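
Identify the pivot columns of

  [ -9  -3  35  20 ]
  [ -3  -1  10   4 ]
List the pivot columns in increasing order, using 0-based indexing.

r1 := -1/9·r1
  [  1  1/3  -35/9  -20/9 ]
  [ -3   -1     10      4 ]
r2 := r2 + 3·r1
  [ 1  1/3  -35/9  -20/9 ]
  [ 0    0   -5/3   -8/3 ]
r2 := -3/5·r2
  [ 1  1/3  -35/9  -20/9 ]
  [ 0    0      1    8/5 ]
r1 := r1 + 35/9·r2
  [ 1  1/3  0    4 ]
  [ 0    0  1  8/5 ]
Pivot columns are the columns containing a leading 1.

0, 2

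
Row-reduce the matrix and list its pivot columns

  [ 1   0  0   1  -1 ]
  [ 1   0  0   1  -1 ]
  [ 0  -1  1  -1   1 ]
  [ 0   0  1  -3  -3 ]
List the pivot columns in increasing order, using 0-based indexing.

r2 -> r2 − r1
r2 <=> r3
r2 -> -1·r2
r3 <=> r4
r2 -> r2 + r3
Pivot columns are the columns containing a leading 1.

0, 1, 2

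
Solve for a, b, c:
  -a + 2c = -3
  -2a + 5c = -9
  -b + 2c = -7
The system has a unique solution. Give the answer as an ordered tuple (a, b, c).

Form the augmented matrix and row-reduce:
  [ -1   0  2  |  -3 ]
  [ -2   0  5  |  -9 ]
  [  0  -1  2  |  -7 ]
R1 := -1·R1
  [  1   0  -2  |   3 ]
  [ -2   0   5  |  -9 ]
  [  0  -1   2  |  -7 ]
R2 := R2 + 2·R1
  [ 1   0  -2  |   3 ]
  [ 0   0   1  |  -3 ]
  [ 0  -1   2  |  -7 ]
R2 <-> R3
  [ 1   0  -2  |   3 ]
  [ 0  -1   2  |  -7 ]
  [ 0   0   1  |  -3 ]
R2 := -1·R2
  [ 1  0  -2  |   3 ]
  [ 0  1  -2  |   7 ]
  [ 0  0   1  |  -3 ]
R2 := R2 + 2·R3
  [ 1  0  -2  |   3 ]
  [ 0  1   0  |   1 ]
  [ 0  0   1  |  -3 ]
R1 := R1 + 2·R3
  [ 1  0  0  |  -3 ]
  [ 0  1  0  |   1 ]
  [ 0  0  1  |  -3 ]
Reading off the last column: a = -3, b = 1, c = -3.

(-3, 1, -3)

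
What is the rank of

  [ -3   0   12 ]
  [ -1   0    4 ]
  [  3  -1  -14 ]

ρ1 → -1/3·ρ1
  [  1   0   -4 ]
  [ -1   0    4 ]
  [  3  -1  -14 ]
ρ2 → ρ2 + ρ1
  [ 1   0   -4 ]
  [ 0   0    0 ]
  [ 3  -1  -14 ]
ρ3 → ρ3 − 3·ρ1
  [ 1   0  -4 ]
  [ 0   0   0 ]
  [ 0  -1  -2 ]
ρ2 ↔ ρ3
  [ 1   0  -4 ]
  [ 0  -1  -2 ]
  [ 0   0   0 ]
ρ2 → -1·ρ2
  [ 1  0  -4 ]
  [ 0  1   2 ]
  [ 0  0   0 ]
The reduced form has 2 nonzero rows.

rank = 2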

DIRECTIONS FOR THIS TASK » Print each entry above word for word, leaving none out.

EXERCISE RESULT »
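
Identify the pivot columns of

  [ -9  -3  35  20 ]
  [ -3  -1  10   4 ]
List the pivot columns in increasing order, using 0-based indexing.

r1 := -1/9·r1
  [  1  1/3  -35/9  -20/9 ]
  [ -3   -1     10      4 ]
r2 := r2 + 3·r1
  [ 1  1/3  -35/9  -20/9 ]
  [ 0    0   -5/3   -8/3 ]
r2 := -3/5·r2
  [ 1  1/3  -35/9  -20/9 ]
  [ 0    0      1    8/5 ]
r1 := r1 + 35/9·r2
  [ 1  1/3  0    4 ]
  [ 0    0  1  8/5 ]
Pivot columns are the columns containing a leading 1.

0, 2

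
Row-reduce the matrix and list its pivot columns

  [ 1   0  0   1  -1 ]
  [ 1   0  0   1  -1 ]
  [ 0  -1  1  -1   1 ]
  [ 0   0  1  -3  -3 ]
List the pivot columns in increasing order, using 0-based indexing.

r2 -> r2 − r1
r2 <=> r3
r2 -> -1·r2
r3 <=> r4
r2 -> r2 + r3
Pivot columns are the columns containing a leading 1.

0, 1, 2

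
Solve for a, b, c:
  -a + 2c = -3
  -2a + 5c = -9
  -b + 2c = -7
The system has a unique solution. Give the answer as an ordered tuple (a, b, c).

Form the augmented matrix and row-reduce:
  [ -1   0  2  |  -3 ]
  [ -2   0  5  |  -9 ]
  [  0  -1  2  |  -7 ]
R1 := -1·R1
  [  1   0  -2  |   3 ]
  [ -2   0   5  |  -9 ]
  [  0  -1   2  |  -7 ]
R2 := R2 + 2·R1
  [ 1   0  -2  |   3 ]
  [ 0   0   1  |  -3 ]
  [ 0  -1   2  |  -7 ]
R2 <-> R3
  [ 1   0  -2  |   3 ]
  [ 0  -1   2  |  -7 ]
  [ 0   0   1  |  -3 ]
R2 := -1·R2
  [ 1  0  -2  |   3 ]
  [ 0  1  -2  |   7 ]
  [ 0  0   1  |  -3 ]
R2 := R2 + 2·R3
  [ 1  0  -2  |   3 ]
  [ 0  1   0  |   1 ]
  [ 0  0   1  |  -3 ]
R1 := R1 + 2·R3
  [ 1  0  0  |  -3 ]
  [ 0  1  0  |   1 ]
  [ 0  0  1  |  -3 ]
Reading off the last column: a = -3, b = 1, c = -3.

(-3, 1, -3)

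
What is the rank of

  [ -3   0   12 ]
  [ -1   0    4 ]
  [  3  -1  -14 ]

ρ1 → -1/3·ρ1
  [  1   0   -4 ]
  [ -1   0    4 ]
  [  3  -1  -14 ]
ρ2 → ρ2 + ρ1
  [ 1   0   -4 ]
  [ 0   0    0 ]
  [ 3  -1  -14 ]
ρ3 → ρ3 − 3·ρ1
  [ 1   0  -4 ]
  [ 0   0   0 ]
  [ 0  -1  -2 ]
ρ2 ↔ ρ3
  [ 1   0  -4 ]
  [ 0  -1  -2 ]
  [ 0   0   0 ]
ρ2 → -1·ρ2
  [ 1  0  -4 ]
  [ 0  1   2 ]
  [ 0  0   0 ]
The reduced form has 2 nonzero rows.

rank = 2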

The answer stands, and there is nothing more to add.